[Work instructions] Output the records that follow exactly as they are written.

[Dataset records]
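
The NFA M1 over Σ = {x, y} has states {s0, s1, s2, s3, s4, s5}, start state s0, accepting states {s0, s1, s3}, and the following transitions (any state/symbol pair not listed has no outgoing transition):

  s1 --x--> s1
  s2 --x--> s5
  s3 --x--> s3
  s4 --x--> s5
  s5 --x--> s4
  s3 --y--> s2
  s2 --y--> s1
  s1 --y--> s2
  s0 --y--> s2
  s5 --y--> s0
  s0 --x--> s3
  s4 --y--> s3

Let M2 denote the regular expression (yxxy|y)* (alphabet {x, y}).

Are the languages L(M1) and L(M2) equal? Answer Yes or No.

No

The string x is accepted by M1 but rejected by M2.
So L(M1) ≠ L(M2).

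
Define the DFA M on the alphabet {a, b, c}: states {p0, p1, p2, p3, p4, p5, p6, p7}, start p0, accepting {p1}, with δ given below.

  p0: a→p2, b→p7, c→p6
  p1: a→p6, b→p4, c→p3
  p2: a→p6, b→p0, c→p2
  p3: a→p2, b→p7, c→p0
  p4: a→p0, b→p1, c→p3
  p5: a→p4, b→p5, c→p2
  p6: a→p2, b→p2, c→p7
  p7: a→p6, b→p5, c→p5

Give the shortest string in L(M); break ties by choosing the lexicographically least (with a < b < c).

A breadth-first search from p0 reaches an accepting state first via the path p0 → p7 → p5 → p4 → p1 on input bbab.
No string of length < 4 is accepted (BFS exhausts all shorter strings without reaching an accepting state), and bbab is the lexicographically least accepting string of length 4.

bbab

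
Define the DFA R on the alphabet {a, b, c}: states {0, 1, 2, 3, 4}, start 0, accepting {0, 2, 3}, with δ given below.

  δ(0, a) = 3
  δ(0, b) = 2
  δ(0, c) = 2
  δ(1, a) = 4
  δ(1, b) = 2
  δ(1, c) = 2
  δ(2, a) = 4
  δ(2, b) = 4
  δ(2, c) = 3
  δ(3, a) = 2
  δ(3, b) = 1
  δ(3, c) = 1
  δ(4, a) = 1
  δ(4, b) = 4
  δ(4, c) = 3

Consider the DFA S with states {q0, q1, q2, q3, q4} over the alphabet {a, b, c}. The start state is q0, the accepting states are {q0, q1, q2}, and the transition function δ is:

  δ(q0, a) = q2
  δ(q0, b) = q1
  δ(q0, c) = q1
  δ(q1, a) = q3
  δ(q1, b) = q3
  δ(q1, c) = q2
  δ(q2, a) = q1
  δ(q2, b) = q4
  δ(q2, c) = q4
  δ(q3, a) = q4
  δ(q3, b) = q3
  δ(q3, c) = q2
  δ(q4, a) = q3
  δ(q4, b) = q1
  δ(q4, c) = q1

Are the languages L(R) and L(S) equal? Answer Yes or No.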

[Task result]
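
The NFA M1 over Σ = {x, y} has states {s0, s1, s2, s3, s4, s5}, start state s0, accepting states {s0, s1, s3}, and the following transitions (any state/symbol pair not listed has no outgoing transition):

  s1 --x--> s1
  s2 --x--> s5
  s3 --x--> s3
  s4 --x--> s5
  s5 --x--> s4
  s3 --y--> s2
  s2 --y--> s1
  s1 --y--> s2
  s0 --y--> s2
  s5 --y--> s0
  s0 --x--> s3
  s4 --y--> s3

Let M2 denote the regular expression (yxxy|y)* (alphabet {x, y}).

Are the languages L(M1) and L(M2) equal? Answer Yes or No.

No

The string x is accepted by M1 but rejected by M2.
So L(M1) ≠ L(M2).

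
Define the DFA M on the alphabet {a, b, c}: states {p0, p1, p2, p3, p4, p5, p6, p7}, start p0, accepting {p1}, with δ given below.

  p0: a→p2, b→p7, c→p6
  p1: a→p6, b→p4, c→p3
  p2: a→p6, b→p0, c→p2
  p3: a→p2, b→p7, c→p0
  p4: a→p0, b→p1, c→p3
  p5: a→p4, b→p5, c→p2
  p6: a→p2, b→p2, c→p7
  p7: a→p6, b→p5, c→p5

Give the shortest string in L(M); break ties by choosing the lexicographically least (with a < b < c).

A breadth-first search from p0 reaches an accepting state first via the path p0 → p7 → p5 → p4 → p1 on input bbab.
No string of length < 4 is accepted (BFS exhausts all shorter strings without reaching an accepting state), and bbab is the lexicographically least accepting string of length 4.

bbab

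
Define the DFA R on the alphabet {a, b, c}: states {0, 1, 2, 3, 4}, start 0, accepting {0, 2, 3}, with δ given below.

  δ(0, a) = 3
  δ(0, b) = 2
  δ(0, c) = 2
  δ(1, a) = 4
  δ(1, b) = 2
  δ(1, c) = 2
  δ(2, a) = 4
  δ(2, b) = 4
  δ(2, c) = 3
  δ(3, a) = 2
  δ(3, b) = 1
  δ(3, c) = 1
  δ(4, a) = 1
  δ(4, b) = 4
  δ(4, c) = 3

Consider the DFA S with states {q0, q1, q2, q3, q4} over the alphabet {a, b, c}. The start state is q0, the accepting states are {q0, q1, q2}, and the transition function δ is:

  δ(q0, a) = q2
  δ(q0, b) = q1
  δ(q0, c) = q1
  δ(q1, a) = q3
  δ(q1, b) = q3
  δ(q1, c) = q2
  δ(q2, a) = q1
  δ(q2, b) = q4
  δ(q2, c) = q4
  δ(q3, a) = q4
  δ(q3, b) = q3
  δ(q3, c) = q2
  δ(q4, a) = q3
  δ(q4, b) = q1
  δ(q4, c) = q1

Are the languages L(R) and L(S) equal? Answer Yes or No.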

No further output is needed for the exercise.